━━ Material shown

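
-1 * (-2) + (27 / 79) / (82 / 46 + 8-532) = 1897117 / 948869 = 2.00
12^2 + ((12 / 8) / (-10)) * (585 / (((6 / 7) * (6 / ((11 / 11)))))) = 2031 / 16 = 126.94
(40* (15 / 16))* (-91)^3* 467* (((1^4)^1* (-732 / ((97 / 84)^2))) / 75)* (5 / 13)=349548439050720 / 9409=37150434589.30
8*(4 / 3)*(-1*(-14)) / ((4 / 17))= 1904 / 3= 634.67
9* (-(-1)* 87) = 783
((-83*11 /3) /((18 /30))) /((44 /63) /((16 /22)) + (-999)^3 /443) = 28312130 /125622324271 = 0.00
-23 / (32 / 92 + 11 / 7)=-3703 / 309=-11.98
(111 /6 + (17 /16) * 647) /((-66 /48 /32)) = -180720 /11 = -16429.09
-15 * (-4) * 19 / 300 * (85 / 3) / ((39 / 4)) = 1292 / 117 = 11.04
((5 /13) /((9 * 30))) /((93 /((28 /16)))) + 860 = 224583847 /261144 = 860.00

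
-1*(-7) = 7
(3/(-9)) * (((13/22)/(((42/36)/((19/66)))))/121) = -247/614922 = -0.00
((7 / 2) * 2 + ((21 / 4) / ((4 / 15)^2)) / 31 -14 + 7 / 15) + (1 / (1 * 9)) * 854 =8101009 / 89280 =90.74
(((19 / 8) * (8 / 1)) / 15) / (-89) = -19 / 1335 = -0.01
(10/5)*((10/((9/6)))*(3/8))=5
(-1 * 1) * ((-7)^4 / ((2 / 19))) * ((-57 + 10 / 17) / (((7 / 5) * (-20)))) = -6249803 / 136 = -45954.43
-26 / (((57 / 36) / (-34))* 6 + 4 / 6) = -5304 / 79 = -67.14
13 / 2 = 6.50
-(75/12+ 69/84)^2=-9801/196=-50.01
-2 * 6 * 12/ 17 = -144/ 17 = -8.47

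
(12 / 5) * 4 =48 / 5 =9.60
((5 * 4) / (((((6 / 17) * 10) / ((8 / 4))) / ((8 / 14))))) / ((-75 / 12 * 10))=-0.10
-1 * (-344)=344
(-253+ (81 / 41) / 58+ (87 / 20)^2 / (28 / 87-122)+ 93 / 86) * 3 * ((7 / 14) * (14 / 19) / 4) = -1145858661302901 / 16453404828800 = -69.64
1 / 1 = 1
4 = 4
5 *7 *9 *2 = 630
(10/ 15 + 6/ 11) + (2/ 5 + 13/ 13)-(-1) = 596/ 165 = 3.61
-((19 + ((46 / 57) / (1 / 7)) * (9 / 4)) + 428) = -17469 / 38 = -459.71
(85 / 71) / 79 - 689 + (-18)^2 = -2047200 / 5609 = -364.98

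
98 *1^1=98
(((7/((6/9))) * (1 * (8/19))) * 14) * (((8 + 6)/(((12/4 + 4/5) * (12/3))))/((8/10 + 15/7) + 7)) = 60025/10469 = 5.73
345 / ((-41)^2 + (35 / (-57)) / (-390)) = 1533870 / 7473733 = 0.21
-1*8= -8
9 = 9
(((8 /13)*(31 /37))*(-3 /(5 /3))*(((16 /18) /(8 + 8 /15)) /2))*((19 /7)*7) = -1767 /1924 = -0.92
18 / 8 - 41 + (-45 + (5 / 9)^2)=-27035 / 324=-83.44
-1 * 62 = -62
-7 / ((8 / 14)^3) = -37.52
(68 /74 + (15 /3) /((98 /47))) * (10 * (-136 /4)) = -2044590 /1813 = -1127.74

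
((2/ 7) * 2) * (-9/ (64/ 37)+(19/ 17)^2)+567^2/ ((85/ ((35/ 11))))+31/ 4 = 12039.84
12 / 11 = 1.09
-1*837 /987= -279 /329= -0.85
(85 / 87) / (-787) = -0.00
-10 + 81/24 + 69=499/8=62.38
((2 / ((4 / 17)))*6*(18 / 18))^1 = 51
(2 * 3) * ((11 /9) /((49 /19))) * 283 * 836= 672746.83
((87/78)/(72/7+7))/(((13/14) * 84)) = 203/245388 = 0.00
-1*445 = -445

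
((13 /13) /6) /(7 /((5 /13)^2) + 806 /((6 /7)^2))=75 /514969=0.00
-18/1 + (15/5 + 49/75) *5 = 4/15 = 0.27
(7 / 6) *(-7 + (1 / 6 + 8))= 49 / 36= 1.36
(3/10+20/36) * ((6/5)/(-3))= -77/225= -0.34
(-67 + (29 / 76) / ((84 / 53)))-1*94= -1026287 / 6384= -160.76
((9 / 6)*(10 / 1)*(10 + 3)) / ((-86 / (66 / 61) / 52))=-334620 / 2623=-127.57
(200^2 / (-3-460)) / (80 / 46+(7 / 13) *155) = -478400 / 471797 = -1.01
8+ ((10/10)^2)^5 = 9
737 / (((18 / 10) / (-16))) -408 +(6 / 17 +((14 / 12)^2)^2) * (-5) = -153566101 / 22032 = -6970.14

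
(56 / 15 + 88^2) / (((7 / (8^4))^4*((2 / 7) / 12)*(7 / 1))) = 65423791786811195392 / 12005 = 5449711935594435.27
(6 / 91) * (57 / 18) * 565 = 10735 / 91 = 117.97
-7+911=904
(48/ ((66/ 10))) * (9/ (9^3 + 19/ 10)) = 7200/ 80399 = 0.09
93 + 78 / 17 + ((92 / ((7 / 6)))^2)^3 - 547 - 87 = 480931680953155057 / 2000033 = 240461872855.68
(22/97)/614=11/29779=0.00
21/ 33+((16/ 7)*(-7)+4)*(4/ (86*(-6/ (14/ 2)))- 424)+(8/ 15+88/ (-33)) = 36093359/ 7095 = 5087.15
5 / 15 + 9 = 28 / 3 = 9.33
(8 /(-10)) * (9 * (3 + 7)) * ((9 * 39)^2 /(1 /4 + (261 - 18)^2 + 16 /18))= -319336992 /2125805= -150.22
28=28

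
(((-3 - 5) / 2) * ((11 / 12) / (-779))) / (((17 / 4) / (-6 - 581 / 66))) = -1954 / 119187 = -0.02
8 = 8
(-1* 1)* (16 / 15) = -16 / 15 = -1.07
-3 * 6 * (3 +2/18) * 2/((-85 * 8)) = 14/85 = 0.16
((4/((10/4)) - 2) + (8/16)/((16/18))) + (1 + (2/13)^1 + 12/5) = 773/208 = 3.72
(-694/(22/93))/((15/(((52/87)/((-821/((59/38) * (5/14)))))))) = 8250619/104497701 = 0.08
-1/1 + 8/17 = -9/17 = -0.53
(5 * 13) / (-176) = -0.37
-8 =-8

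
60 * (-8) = -480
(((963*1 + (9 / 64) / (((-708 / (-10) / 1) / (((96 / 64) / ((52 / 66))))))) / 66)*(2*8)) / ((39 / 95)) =3991851835 / 7019584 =568.67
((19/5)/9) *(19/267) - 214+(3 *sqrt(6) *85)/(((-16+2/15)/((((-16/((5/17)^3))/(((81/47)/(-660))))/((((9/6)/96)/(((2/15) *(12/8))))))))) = -5201963008 *sqrt(6)/105 - 2570849/12015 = -121354071.40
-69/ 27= -23/ 9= -2.56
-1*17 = -17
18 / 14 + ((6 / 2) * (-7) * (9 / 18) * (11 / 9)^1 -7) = -779 / 42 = -18.55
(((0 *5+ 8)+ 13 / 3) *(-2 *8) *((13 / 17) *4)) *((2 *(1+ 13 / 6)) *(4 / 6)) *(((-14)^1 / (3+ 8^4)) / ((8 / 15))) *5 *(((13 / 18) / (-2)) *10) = -1663298000 / 5644323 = -294.69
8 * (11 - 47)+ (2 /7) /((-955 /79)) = -1925438 /6685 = -288.02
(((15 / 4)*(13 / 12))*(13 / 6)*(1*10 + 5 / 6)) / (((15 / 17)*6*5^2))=37349 / 51840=0.72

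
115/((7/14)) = 230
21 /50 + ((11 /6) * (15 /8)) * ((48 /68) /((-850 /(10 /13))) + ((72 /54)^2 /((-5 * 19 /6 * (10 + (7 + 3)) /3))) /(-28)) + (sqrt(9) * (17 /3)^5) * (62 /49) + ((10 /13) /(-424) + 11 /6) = 66616381584452989 /3003182746200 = 22181.93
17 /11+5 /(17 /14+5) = 2249 /957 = 2.35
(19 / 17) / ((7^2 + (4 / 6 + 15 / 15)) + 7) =57 / 2941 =0.02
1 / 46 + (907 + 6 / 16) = 907.40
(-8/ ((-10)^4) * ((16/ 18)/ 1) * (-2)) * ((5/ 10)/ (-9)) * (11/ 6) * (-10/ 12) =11/ 91125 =0.00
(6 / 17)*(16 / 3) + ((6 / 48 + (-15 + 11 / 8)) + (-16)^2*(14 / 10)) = 58953 / 170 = 346.78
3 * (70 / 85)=42 / 17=2.47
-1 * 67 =-67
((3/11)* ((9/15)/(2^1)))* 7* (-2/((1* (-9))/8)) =56/55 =1.02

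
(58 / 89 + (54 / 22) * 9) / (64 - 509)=-0.05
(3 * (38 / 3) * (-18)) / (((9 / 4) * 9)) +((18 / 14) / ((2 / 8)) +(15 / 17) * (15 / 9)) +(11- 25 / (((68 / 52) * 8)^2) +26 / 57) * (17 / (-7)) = -54.43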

━━━━

- **Task item**: Given the records above, return exactly the lines starting at the line containing "(((8 /13)*(31 /37))*(-3" and ending at the line containing "((9 / 6)*(10 / 1)*(10", including both.

- **Result of the exercise**:
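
(((8 /13)*(31 /37))*(-3 /(5 /3))*(((16 /18) /(8 + 8 /15)) /2))*((19 /7)*7) = -1767 /1924 = -0.92
18 / 8 - 41 + (-45 + (5 / 9)^2)=-27035 / 324=-83.44
-1 * 62 = -62
-7 / ((8 / 14)^3) = -37.52
(68 /74 + (15 /3) /((98 /47))) * (10 * (-136 /4)) = -2044590 /1813 = -1127.74

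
((2/ 7) * 2) * (-9/ (64/ 37)+(19/ 17)^2)+567^2/ ((85/ ((35/ 11))))+31/ 4 = 12039.84
12 / 11 = 1.09
-1*837 /987= -279 /329= -0.85
(85 / 87) / (-787) = -0.00
-10 + 81/24 + 69=499/8=62.38
((2 / ((4 / 17)))*6*(18 / 18))^1 = 51
(2 * 3) * ((11 /9) /((49 /19))) * 283 * 836= 672746.83
((87/78)/(72/7+7))/(((13/14) * 84)) = 203/245388 = 0.00
-1*445 = -445

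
((13 /13) /6) /(7 /((5 /13)^2) + 806 /((6 /7)^2))=75 /514969=0.00
-18/1 + (15/5 + 49/75) *5 = 4/15 = 0.27
(7 / 6) *(-7 + (1 / 6 + 8))= 49 / 36= 1.36
(3/10+20/36) * ((6/5)/(-3))= -77/225= -0.34
(-67 + (29 / 76) / ((84 / 53)))-1*94= -1026287 / 6384= -160.76
((9 / 6)*(10 / 1)*(10 + 3)) / ((-86 / (66 / 61) / 52))=-334620 / 2623=-127.57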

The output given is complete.